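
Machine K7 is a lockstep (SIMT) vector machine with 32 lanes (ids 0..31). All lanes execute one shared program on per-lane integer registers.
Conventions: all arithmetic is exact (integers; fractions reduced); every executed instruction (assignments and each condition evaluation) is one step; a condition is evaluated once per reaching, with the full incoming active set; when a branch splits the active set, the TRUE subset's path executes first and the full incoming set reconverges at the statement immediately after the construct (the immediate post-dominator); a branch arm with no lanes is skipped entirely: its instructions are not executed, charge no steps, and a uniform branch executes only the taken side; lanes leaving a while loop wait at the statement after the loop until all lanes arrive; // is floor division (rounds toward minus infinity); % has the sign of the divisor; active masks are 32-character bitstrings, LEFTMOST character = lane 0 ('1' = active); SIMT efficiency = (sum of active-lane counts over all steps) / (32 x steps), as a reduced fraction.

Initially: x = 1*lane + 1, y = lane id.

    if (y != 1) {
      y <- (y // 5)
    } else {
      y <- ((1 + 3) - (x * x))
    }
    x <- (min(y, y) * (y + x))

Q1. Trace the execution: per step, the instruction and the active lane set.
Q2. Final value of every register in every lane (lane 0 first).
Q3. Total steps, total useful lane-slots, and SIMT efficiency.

step 0: eval (y != 1)                11111111111111111111111111111111
step 1: y <- (y // 5)                10111111111111111111111111111111
step 2: y <- ((1 + 3) - (x * x))     01000000000000000000000000000000
step 3: x <- (min(y, y) * (y + x))   11111111111111111111111111111111

Answer: 4 steps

x: 0,0,0,0,0,7,8,9,10,11,26,28,30,32,34,57,60,63,66,69,100,104,108,112,116,155,160,165,170,175,222,228
y: 0,0,0,0,0,1,1,1,1,1,2,2,2,2,2,3,3,3,3,3,4,4,4,4,4,5,5,5,5,5,6,6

steps = 4; useful = 96; efficiency = 96/128 = 3/4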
--------------------------------------------------
Brief:
Retype the material above in full, with nothing altered.

Response:
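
Machine K7 is a lockstep (SIMT) vector machine with 32 lanes (ids 0..31). All lanes execute one shared program on per-lane integer registers.
Conventions: all arithmetic is exact (integers; fractions reduced); every executed instruction (assignments and each condition evaluation) is one step; a condition is evaluated once per reaching, with the full incoming active set; when a branch splits the active set, the TRUE subset's path executes first and the full incoming set reconverges at the statement immediately after the construct (the immediate post-dominator); a branch arm with no lanes is skipped entirely: its instructions are not executed, charge no steps, and a uniform branch executes only the taken side; lanes leaving a while loop wait at the statement after the loop until all lanes arrive; // is floor division (rounds toward minus infinity); % has the sign of the divisor; active masks are 32-character bitstrings, LEFTMOST character = lane 0 ('1' = active); SIMT efficiency = (sum of active-lane counts over all steps) / (32 x steps), as a reduced fraction.

Initially: x = 1*lane + 1, y = lane id.

    if (y != 1) {
      y <- (y // 5)
    } else {
      y <- ((1 + 3) - (x * x))
    }
    x <- (min(y, y) * (y + x))

Q1. Trace the execution: per step, the instruction and the active lane set.
Q2. Final value of every register in every lane (lane 0 first).
Q3. Total steps, total useful lane-slots, and SIMT efficiency.

step 0: eval (y != 1)                11111111111111111111111111111111
step 1: y <- (y // 5)                10111111111111111111111111111111
step 2: y <- ((1 + 3) - (x * x))     01000000000000000000000000000000
step 3: x <- (min(y, y) * (y + x))   11111111111111111111111111111111

Answer: 4 steps

x: 0,0,0,0,0,7,8,9,10,11,26,28,30,32,34,57,60,63,66,69,100,104,108,112,116,155,160,165,170,175,222,228
y: 0,0,0,0,0,1,1,1,1,1,2,2,2,2,2,3,3,3,3,3,4,4,4,4,4,5,5,5,5,5,6,6

steps = 4; useful = 96; efficiency = 96/128 = 3/4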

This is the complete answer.